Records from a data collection
◆ ◆ ◆ ◆ ◆ ◆ ◆
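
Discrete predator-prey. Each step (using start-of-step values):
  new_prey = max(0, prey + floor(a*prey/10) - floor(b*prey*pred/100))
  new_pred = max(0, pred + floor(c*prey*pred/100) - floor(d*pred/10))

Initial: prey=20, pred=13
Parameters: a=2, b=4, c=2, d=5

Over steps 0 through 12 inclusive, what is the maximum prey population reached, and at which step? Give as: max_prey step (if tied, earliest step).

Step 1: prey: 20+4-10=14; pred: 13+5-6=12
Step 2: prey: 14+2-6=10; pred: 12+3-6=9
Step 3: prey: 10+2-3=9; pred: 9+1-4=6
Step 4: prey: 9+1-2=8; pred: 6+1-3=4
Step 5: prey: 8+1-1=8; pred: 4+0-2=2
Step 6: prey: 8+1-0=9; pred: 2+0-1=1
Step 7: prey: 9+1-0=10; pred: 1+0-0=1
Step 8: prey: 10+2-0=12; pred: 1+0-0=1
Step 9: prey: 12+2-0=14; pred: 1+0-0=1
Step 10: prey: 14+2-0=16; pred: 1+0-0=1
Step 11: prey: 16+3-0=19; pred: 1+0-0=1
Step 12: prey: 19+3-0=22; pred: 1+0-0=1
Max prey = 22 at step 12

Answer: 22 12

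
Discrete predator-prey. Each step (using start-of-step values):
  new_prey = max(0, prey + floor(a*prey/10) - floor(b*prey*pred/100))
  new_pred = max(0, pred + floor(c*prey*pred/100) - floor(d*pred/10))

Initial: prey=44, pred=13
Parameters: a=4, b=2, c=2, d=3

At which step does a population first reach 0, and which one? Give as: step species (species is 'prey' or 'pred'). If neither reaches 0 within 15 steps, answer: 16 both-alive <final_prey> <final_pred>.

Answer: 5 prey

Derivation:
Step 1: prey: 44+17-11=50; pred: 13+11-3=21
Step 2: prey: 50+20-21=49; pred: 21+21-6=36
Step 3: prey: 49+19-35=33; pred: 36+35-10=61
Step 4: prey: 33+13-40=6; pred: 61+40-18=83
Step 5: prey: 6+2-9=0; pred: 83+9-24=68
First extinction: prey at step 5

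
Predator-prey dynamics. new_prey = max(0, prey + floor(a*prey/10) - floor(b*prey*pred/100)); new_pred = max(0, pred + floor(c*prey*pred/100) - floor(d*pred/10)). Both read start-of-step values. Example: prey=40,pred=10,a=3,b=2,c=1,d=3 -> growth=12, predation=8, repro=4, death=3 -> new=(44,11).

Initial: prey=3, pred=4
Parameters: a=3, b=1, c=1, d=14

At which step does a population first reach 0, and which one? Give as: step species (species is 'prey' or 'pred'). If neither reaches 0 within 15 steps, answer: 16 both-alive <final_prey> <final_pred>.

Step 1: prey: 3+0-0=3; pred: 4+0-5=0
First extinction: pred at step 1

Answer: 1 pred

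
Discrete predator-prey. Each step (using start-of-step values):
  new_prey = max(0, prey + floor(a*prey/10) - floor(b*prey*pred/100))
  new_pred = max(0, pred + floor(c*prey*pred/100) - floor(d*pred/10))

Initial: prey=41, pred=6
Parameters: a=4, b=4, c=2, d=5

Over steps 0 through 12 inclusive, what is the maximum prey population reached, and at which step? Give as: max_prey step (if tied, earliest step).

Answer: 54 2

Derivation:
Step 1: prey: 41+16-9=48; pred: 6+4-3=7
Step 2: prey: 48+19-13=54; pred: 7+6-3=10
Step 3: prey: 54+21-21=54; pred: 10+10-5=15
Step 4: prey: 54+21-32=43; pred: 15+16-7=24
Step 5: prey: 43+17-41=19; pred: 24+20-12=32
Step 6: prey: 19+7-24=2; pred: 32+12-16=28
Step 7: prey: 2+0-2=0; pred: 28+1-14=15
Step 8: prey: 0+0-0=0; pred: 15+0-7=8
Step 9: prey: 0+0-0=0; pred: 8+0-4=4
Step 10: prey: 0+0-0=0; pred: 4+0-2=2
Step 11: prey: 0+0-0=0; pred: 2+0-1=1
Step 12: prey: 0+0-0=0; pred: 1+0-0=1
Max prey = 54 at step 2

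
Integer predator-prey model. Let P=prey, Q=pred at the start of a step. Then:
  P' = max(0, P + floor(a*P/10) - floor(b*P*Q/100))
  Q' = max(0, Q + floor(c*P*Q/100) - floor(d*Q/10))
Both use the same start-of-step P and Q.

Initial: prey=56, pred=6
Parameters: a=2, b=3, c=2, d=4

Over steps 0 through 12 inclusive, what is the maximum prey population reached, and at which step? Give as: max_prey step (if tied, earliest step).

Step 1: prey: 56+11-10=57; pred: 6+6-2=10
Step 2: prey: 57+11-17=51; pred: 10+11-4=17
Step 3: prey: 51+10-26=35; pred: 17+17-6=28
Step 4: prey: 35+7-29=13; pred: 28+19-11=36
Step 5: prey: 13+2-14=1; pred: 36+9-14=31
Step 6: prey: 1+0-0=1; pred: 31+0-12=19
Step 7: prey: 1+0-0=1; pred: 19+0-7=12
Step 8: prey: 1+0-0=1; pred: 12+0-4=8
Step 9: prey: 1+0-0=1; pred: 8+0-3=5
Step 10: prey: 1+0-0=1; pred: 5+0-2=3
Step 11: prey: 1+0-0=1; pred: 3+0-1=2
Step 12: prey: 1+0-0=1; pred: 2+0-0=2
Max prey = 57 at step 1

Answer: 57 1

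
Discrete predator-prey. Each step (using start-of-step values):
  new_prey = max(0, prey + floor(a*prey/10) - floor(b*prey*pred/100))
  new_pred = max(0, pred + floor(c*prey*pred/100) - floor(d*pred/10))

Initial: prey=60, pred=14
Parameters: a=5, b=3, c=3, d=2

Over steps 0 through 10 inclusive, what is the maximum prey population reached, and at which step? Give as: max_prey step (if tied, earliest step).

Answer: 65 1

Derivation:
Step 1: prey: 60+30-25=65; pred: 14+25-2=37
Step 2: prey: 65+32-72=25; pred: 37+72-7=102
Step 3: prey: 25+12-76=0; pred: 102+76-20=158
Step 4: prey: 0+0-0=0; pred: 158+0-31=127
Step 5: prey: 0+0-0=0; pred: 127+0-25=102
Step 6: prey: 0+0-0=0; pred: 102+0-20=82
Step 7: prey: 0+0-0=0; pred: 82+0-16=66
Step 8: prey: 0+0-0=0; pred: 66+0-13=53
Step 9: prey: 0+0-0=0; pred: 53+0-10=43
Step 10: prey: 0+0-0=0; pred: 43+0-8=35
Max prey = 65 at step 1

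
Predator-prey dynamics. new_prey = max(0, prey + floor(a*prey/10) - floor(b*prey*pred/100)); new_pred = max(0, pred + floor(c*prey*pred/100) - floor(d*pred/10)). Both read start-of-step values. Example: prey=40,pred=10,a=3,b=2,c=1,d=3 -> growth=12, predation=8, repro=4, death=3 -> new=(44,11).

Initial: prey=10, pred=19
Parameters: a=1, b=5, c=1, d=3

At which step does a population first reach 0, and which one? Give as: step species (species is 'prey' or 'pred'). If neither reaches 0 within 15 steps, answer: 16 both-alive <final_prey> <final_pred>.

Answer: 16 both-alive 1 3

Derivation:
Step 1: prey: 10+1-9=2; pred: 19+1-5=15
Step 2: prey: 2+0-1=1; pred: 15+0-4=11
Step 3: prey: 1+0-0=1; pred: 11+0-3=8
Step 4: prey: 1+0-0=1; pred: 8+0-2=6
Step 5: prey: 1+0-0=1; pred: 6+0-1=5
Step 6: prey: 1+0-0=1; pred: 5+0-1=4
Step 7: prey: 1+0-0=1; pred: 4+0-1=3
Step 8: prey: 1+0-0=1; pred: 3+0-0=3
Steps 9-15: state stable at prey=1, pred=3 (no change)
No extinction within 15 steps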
◆ ◆ ◆ ◆ ◆ ◆ ◆
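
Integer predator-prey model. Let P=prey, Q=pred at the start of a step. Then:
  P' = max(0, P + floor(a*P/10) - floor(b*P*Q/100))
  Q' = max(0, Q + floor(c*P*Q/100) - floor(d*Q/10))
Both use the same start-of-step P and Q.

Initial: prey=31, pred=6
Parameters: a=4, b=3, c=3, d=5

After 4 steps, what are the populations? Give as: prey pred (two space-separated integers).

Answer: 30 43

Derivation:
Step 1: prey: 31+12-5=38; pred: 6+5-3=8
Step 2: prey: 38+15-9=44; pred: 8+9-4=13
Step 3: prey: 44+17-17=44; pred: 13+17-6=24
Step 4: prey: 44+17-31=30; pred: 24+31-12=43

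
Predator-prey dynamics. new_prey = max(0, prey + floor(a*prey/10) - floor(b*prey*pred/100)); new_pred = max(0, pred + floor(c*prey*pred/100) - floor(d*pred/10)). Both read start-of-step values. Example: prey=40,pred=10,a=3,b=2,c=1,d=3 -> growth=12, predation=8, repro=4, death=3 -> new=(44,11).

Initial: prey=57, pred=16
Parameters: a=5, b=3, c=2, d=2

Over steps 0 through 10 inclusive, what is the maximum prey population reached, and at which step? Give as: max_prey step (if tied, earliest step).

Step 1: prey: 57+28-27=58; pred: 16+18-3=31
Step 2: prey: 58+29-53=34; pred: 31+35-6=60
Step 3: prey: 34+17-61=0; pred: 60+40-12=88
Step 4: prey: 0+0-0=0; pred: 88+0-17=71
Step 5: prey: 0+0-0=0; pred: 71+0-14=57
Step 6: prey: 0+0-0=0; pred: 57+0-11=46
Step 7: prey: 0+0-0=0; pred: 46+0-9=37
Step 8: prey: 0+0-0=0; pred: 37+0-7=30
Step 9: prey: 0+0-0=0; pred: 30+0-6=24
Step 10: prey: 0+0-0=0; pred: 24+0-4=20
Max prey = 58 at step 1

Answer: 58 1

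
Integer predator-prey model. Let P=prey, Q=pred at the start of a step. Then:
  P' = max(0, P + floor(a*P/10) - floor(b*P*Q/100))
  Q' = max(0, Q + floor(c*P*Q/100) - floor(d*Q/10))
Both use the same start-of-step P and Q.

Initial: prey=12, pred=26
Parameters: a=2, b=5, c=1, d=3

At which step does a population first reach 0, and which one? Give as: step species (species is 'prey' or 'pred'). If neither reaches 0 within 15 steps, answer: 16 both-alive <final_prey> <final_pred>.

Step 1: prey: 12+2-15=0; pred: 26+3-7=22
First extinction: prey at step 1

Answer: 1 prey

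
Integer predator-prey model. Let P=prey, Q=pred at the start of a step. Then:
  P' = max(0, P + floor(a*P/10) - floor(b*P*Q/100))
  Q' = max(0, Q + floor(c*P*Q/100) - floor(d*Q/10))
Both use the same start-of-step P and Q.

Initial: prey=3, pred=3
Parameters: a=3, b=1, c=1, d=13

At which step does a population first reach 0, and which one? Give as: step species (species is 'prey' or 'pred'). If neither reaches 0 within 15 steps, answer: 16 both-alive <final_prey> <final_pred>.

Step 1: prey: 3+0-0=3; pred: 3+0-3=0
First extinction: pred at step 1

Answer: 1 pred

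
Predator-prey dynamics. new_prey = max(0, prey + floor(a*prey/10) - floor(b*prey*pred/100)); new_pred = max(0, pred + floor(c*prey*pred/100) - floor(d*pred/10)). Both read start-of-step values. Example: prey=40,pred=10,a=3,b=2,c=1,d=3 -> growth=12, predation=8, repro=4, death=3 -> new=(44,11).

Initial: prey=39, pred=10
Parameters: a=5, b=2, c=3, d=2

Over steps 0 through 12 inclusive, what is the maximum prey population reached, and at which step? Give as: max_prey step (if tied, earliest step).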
◆ ◆ ◆ ◆ ◆ ◆ ◆
Problem requirements:
A single number is required: the count of lines in the data that contain the string "Parameters".

Solved exercise:
12